• _PROBLEM DESCRIPTION_
Please repeat the listing exactly, with every line intact.

• _RECORDS PROVIDED_
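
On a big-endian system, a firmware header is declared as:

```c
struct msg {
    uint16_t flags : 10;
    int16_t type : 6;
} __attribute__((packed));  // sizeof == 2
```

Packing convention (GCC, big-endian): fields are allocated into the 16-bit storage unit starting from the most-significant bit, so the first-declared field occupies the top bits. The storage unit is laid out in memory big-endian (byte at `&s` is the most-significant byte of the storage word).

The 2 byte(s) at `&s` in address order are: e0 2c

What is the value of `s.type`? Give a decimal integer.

[0]=0xe0 [1]=0x2c (big-endian) → word 0xe02c
flags:10 @ bit 6 → (0xe02c>>6)&0x3ff = 0x380
type:6 @ bit 0 → (0xe02c>>0)&0x3f = 0x2c  ←
type signed 6b, MSB=1: 44 - 64 = -20

-20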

• _COMPLETED EXERCISE_
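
On a big-endian system, a firmware header is declared as:

```c
struct msg {
    uint16_t flags : 10;
    int16_t type : 6;
} __attribute__((packed));  // sizeof == 2
```

Packing convention (GCC, big-endian): fields are allocated into the 16-bit storage unit starting from the most-significant bit, so the first-declared field occupies the top bits. The storage unit is laid out in memory big-endian (byte at `&s` is the most-significant byte of the storage word).

The 2 byte(s) at `&s` in address order are: e0 2c

What is the value of `s.type`? Give a decimal integer.

[0]=0xe0 [1]=0x2c (big-endian) → word 0xe02c
flags:10 @ bit 6 → (0xe02c>>6)&0x3ff = 0x380
type:6 @ bit 0 → (0xe02c>>0)&0x3f = 0x2c  ←
type signed 6b, MSB=1: 44 - 64 = -20

-20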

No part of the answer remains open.